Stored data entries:
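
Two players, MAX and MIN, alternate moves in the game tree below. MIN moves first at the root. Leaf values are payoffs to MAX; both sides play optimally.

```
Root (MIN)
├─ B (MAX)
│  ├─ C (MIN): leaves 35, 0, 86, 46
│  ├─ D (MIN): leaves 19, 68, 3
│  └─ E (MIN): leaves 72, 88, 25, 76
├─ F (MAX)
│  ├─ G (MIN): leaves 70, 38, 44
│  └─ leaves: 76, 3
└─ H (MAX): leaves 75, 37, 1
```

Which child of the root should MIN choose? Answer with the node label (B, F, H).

B

C (MIN): min(35, 0, 86, 46) = 0
D (MIN): min(19, 68, 3) = 3
E (MIN): min(72, 88, 25, 76) = 25
B (MAX): max(0, 3, 25) = 25
G (MIN): min(70, 38, 44) = 38
F (MAX): max(38, 76, 3) = 76
H (MAX): max(75, 37, 1) = 75
Root (MIN): min(25, 76, 75) = 25
MIN picks the child with the lowest value: B (value 25).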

Exercise:
Reply by returning the full set of records above exactly.

Output of the exercise:
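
Two players, MAX and MIN, alternate moves in the game tree below. MIN moves first at the root. Leaf values are payoffs to MAX; both sides play optimally.

```
Root (MIN)
├─ B (MAX)
│  ├─ C (MIN): leaves 35, 0, 86, 46
│  ├─ D (MIN): leaves 19, 68, 3
│  └─ E (MIN): leaves 72, 88, 25, 76
├─ F (MAX)
│  ├─ G (MIN): leaves 70, 38, 44
│  └─ leaves: 76, 3
└─ H (MAX): leaves 75, 37, 1
```

Which child of the root should MIN choose? Answer with the node label (B, F, H).

B

C (MIN): min(35, 0, 86, 46) = 0
D (MIN): min(19, 68, 3) = 3
E (MIN): min(72, 88, 25, 76) = 25
B (MAX): max(0, 3, 25) = 25
G (MIN): min(70, 38, 44) = 38
F (MAX): max(38, 76, 3) = 76
H (MAX): max(75, 37, 1) = 75
Root (MIN): min(25, 76, 75) = 25
MIN picks the child with the lowest value: B (value 25).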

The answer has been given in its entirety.